▶ **EXERCISE**:
Pull each line holding the word "Find" from the data.

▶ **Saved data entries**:
..........
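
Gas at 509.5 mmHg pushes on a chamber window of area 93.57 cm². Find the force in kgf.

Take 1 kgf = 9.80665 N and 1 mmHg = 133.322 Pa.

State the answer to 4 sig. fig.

509.5 mmHg × 133.322 = 67927.6 Pa
93.57 cm² × 0.0001 = 0.009357 m²
F = P × A = 67927.6 Pa × 0.009357 m² = 635.599 N
635.599 N ÷ (9.80665 N/kgf) = 64.8131 kgf

64.81 kgf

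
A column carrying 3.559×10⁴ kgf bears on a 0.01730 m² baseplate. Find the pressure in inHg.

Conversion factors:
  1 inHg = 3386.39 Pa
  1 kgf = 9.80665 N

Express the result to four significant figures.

5958 inHg

3.559×10⁴ kgf × 9.80665 = 349019 N
P = F / A = 349019 N / 0.0173 m² = 2.01745×10⁷ Pa
2.01745×10⁷ Pa ÷ (3386.39 Pa/inHg) = 5957.52 inHg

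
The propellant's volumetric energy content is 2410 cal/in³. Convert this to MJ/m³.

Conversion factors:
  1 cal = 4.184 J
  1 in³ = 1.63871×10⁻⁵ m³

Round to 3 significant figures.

2410 cal/in³ × 4.184 J/cal ÷ 1.63871×10⁻⁵ m³/in³ = 6.15328×10⁸ J/m³
6.15328×10⁸ J/m³ ÷ 1000000 J/MJ = 615.328 MJ/m³

615 MJ/m³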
..........
▶ **EXPECTED ANSWER**:
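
Gas at 509.5 mmHg pushes on a chamber window of area 93.57 cm². Find the force in kgf.
A column carrying 3.559×10⁴ kgf bears on a 0.01730 m² baseplate. Find the pressure in inHg.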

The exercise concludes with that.